* _Exercise goal_
Lines from the top of the listing down to the one with "Answer: 366356008/1216492749 ≈ 0.30116", inclusive, are to be copied exactly.
┄┄┄┄┄┄
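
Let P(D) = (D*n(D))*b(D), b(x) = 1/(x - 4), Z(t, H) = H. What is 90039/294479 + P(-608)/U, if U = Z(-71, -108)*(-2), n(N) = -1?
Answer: 366356008/1216492749 ≈ 0.30116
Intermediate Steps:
b(x) = 1/(-4 + x)
U = 216 (U = -108*(-2) = 216)
P(D) = -D/(-4 + D) (P(D) = (D*(-1))/(-4 + D) = (-D)/(-4 + D) = -D/(-4 + D))
90039/294479 + P(-608)/U = 90039/294479 - 1*(-608)/(-4 - 608)/216 = 90039*(1/294479) - 1*(-608)/(-612)*(1/216) = 90039/294479 - 1*(-608)*(-1/612)*(1/216) = 90039/294479 - 152/153*1/216 = 90039/294479 - 19/4131 = 366356008/1216492749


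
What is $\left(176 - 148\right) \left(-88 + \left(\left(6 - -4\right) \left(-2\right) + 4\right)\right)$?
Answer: $-2912$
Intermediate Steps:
$\left(176 - 148\right) \left(-88 + \left(\left(6 - -4\right) \left(-2\right) + 4\right)\right) = 28 \left(-88 + \left(\left(6 + 4\right) \left(-2\right) + 4\right)\right) = 28 \left(-88 + \left(10 \left(-2\right) + 4\right)\right) = 28 \left(-88 + \left(-20 + 4\right)\right) = 28 \left(-88 - 16\right) = 28 \left(-104\right) = -2912$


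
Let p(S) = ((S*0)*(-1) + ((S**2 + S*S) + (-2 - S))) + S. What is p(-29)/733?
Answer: 1680/733 ≈ 2.2920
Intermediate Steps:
p(S) = -2 + 2*S**2 (p(S) = (0*(-1) + ((S**2 + S**2) + (-2 - S))) + S = (0 + (2*S**2 + (-2 - S))) + S = (0 + (-2 - S + 2*S**2)) + S = (-2 - S + 2*S**2) + S = -2 + 2*S**2)
p(-29)/733 = (-2 + 2*(-29)**2)/733 = (-2 + 2*841)*(1/733) = (-2 + 1682)*(1/733) = 1680*(1/733) = 1680/733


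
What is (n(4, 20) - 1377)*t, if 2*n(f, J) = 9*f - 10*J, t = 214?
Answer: -312226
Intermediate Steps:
n(f, J) = -5*J + 9*f/2 (n(f, J) = (9*f - 10*J)/2 = (-10*J + 9*f)/2 = -5*J + 9*f/2)
(n(4, 20) - 1377)*t = ((-5*20 + (9/2)*4) - 1377)*214 = ((-100 + 18) - 1377)*214 = (-82 - 1377)*214 = -1459*214 = -312226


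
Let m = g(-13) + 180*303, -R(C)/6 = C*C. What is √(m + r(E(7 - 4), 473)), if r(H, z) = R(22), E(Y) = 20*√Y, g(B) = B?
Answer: 19*√143 ≈ 227.21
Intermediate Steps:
R(C) = -6*C² (R(C) = -6*C*C = -6*C²)
r(H, z) = -2904 (r(H, z) = -6*22² = -6*484 = -2904)
m = 54527 (m = -13 + 180*303 = -13 + 54540 = 54527)
√(m + r(E(7 - 4), 473)) = √(54527 - 2904) = √51623 = 19*√143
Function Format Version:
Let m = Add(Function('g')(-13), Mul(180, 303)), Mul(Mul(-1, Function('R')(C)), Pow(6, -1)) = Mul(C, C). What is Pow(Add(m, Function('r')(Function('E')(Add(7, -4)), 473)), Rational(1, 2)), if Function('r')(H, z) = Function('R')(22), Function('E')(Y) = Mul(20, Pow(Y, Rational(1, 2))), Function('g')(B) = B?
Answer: Mul(19, Pow(143, Rational(1, 2))) ≈ 227.21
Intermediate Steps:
Function('R')(C) = Mul(-6, Pow(C, 2)) (Function('R')(C) = Mul(-6, Mul(C, C)) = Mul(-6, Pow(C, 2)))
Function('r')(H, z) = -2904 (Function('r')(H, z) = Mul(-6, Pow(22, 2)) = Mul(-6, 484) = -2904)
m = 54527 (m = Add(-13, Mul(180, 303)) = Add(-13, 54540) = 54527)
Pow(Add(m, Function('r')(Function('E')(Add(7, -4)), 473)), Rational(1, 2)) = Pow(Add(54527, -2904), Rational(1, 2)) = Pow(51623, Rational(1, 2)) = Mul(19, Pow(143, Rational(1, 2)))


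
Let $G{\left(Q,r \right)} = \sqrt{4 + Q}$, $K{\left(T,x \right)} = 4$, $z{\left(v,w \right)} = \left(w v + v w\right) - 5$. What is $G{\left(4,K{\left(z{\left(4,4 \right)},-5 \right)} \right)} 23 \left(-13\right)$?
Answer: $- 598 \sqrt{2} \approx -845.7$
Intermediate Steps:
$z{\left(v,w \right)} = -5 + 2 v w$ ($z{\left(v,w \right)} = \left(v w + v w\right) - 5 = 2 v w - 5 = -5 + 2 v w$)
$G{\left(4,K{\left(z{\left(4,4 \right)},-5 \right)} \right)} 23 \left(-13\right) = \sqrt{4 + 4} \cdot 23 \left(-13\right) = \sqrt{8} \cdot 23 \left(-13\right) = 2 \sqrt{2} \cdot 23 \left(-13\right) = 46 \sqrt{2} \left(-13\right) = - 598 \sqrt{2}$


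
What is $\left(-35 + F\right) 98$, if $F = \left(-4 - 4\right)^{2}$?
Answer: $2842$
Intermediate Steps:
$F = 64$ ($F = \left(-8\right)^{2} = 64$)
$\left(-35 + F\right) 98 = \left(-35 + 64\right) 98 = 29 \cdot 98 = 2842$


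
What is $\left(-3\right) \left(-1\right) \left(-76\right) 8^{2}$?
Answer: $-14592$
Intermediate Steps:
$\left(-3\right) \left(-1\right) \left(-76\right) 8^{2} = 3 \left(-76\right) 64 = \left(-228\right) 64 = -14592$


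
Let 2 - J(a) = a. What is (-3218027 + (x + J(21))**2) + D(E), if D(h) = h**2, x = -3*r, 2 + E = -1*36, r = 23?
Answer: -3208839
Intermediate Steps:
J(a) = 2 - a
E = -38 (E = -2 - 1*36 = -2 - 36 = -38)
x = -69 (x = -3*23 = -69)
(-3218027 + (x + J(21))**2) + D(E) = (-3218027 + (-69 + (2 - 1*21))**2) + (-38)**2 = (-3218027 + (-69 + (2 - 21))**2) + 1444 = (-3218027 + (-69 - 19)**2) + 1444 = (-3218027 + (-88)**2) + 1444 = (-3218027 + 7744) + 1444 = -3210283 + 1444 = -3208839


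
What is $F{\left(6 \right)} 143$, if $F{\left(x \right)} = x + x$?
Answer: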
┄┄┄┄┄┄
* _Problem solution_
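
Let P(D) = (D*n(D))*b(D), b(x) = 1/(x - 4), Z(t, H) = H. What is 90039/294479 + P(-608)/U, if U = Z(-71, -108)*(-2), n(N) = -1?
Answer: 366356008/1216492749 ≈ 0.30116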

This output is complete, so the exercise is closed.